(Saved data entries)
□ □ □

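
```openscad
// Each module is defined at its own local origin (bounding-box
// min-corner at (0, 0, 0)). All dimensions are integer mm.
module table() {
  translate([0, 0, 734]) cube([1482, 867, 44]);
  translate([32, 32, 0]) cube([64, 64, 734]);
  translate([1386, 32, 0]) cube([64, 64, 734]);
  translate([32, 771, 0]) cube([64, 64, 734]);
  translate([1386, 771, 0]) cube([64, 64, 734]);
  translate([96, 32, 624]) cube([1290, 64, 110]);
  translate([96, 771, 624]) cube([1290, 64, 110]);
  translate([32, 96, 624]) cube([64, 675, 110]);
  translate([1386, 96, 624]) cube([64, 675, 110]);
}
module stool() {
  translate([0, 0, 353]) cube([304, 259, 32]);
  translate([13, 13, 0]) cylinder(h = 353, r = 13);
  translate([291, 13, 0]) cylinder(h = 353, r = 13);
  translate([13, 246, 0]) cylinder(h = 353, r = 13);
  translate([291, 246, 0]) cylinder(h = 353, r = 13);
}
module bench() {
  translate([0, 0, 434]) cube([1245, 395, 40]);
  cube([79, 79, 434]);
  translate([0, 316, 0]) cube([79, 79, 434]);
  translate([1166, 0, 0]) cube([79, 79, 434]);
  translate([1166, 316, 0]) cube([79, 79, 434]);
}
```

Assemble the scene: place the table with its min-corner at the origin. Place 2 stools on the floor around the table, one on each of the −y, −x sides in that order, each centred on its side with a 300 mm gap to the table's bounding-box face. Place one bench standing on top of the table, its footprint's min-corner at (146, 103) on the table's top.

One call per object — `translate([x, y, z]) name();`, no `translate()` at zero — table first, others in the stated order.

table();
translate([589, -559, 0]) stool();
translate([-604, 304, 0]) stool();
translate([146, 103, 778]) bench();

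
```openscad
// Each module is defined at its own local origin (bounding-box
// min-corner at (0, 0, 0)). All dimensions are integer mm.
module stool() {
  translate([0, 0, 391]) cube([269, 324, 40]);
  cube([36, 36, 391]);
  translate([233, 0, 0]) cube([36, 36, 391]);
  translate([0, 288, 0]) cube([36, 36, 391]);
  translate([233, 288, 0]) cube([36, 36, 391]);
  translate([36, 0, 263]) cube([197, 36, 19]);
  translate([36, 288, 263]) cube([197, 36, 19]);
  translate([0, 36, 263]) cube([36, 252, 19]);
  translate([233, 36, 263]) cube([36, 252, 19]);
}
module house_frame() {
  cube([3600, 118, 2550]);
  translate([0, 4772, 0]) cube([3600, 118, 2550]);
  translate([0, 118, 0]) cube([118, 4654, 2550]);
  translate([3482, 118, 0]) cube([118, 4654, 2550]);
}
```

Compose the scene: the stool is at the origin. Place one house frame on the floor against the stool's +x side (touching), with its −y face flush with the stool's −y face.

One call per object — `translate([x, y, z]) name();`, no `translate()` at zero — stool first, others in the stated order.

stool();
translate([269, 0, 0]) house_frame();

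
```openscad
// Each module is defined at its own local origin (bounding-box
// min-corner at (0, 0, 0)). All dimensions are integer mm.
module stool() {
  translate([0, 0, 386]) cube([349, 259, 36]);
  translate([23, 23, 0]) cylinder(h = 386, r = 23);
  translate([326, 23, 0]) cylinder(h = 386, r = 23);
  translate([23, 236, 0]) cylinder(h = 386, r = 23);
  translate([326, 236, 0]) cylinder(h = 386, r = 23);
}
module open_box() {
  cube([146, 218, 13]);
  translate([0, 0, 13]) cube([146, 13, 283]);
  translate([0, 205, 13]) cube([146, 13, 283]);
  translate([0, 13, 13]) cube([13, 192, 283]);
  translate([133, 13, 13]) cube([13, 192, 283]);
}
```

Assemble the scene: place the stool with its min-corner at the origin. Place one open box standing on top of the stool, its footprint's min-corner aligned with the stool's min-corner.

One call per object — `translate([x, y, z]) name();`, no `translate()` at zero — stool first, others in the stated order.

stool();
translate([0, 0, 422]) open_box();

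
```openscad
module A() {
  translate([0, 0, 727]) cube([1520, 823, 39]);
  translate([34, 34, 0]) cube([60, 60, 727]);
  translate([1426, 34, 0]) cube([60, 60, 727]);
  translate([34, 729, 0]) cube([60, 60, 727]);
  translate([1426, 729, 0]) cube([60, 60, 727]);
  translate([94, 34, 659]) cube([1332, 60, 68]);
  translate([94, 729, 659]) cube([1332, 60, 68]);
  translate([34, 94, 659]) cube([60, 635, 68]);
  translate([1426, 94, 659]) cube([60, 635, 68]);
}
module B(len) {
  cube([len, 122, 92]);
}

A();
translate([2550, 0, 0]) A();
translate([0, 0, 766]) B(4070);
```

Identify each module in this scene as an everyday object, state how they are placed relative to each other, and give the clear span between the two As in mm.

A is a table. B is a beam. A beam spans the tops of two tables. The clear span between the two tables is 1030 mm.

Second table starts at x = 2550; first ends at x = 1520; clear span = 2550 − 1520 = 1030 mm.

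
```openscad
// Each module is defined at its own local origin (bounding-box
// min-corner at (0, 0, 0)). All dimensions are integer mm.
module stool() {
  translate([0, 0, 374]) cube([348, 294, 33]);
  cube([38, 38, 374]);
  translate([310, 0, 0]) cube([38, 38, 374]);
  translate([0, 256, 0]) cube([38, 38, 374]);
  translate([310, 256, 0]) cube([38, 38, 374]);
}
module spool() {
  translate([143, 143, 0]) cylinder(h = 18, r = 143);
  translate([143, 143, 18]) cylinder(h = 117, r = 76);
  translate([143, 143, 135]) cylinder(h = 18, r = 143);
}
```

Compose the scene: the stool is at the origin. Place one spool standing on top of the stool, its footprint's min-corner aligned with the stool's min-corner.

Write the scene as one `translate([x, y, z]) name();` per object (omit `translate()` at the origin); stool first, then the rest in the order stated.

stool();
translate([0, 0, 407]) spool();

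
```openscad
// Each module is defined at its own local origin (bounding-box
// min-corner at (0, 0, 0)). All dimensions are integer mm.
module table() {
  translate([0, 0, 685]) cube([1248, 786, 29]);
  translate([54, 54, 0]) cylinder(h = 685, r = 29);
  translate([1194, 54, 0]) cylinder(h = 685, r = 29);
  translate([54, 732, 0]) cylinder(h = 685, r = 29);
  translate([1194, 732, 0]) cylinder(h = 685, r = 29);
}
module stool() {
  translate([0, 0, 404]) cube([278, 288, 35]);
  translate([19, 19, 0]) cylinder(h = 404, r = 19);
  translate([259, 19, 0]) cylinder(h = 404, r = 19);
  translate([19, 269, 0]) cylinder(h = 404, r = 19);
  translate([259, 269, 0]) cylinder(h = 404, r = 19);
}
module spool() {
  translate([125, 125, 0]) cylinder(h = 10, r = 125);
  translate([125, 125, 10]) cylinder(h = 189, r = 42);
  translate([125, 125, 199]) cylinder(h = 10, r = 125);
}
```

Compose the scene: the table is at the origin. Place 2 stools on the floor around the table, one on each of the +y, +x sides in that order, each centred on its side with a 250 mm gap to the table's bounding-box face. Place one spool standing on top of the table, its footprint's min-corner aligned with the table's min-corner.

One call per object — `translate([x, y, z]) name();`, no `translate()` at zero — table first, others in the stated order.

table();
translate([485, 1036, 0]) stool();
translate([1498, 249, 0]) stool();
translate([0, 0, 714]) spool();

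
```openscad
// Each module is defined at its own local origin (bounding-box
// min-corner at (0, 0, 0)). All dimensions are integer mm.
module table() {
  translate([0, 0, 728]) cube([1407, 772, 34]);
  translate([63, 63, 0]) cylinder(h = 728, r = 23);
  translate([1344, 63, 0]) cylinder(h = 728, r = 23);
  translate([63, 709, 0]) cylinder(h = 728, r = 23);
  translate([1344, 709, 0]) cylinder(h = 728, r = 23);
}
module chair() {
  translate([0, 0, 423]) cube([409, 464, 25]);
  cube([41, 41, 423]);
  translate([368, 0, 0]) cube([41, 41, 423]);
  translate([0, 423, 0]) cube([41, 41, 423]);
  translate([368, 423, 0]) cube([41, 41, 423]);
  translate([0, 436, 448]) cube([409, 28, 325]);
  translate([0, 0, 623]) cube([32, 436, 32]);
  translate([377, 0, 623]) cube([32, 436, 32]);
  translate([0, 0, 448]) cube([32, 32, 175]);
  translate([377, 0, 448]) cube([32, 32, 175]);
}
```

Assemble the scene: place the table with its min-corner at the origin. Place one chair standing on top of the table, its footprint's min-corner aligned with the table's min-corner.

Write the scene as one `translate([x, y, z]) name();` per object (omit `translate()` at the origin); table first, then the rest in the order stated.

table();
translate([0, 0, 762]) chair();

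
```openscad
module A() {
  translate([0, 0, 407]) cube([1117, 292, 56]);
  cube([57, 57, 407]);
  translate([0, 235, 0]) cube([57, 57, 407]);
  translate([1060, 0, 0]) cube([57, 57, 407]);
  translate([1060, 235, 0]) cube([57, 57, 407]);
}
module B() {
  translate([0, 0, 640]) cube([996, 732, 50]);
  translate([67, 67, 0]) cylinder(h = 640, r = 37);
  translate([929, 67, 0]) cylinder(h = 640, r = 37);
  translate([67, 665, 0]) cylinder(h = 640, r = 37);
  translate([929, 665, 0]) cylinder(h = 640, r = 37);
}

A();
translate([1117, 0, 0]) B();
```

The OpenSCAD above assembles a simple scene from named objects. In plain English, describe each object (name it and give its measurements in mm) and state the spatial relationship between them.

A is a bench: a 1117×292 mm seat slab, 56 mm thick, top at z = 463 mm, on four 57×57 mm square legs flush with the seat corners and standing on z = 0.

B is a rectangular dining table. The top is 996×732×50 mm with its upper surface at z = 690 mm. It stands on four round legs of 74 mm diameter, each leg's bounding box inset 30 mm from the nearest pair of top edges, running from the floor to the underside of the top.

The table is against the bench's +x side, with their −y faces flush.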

□ □ □

(EXERCISE AIM) Where a line of the data contains "sides", copy that line.

(SOLUTION)
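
Assemble the scene: place the table with its min-corner at the origin. Place 2 stools on the floor around the table, one on each of the −y, −x sides in that order, each centred on its side with a 300 mm gap to the table's bounding-box face. Place one bench standing on top of the table, its footprint's min-corner at (146, 103) on the table's top.
Compose the scene: the table is at the origin. Place 2 stools on the floor around the table, one on each of the +y, +x sides in that order, each centred on its side with a 250 mm gap to the table's bounding-box face. Place one spool standing on top of the table, its footprint's min-corner aligned with the table's min-corner.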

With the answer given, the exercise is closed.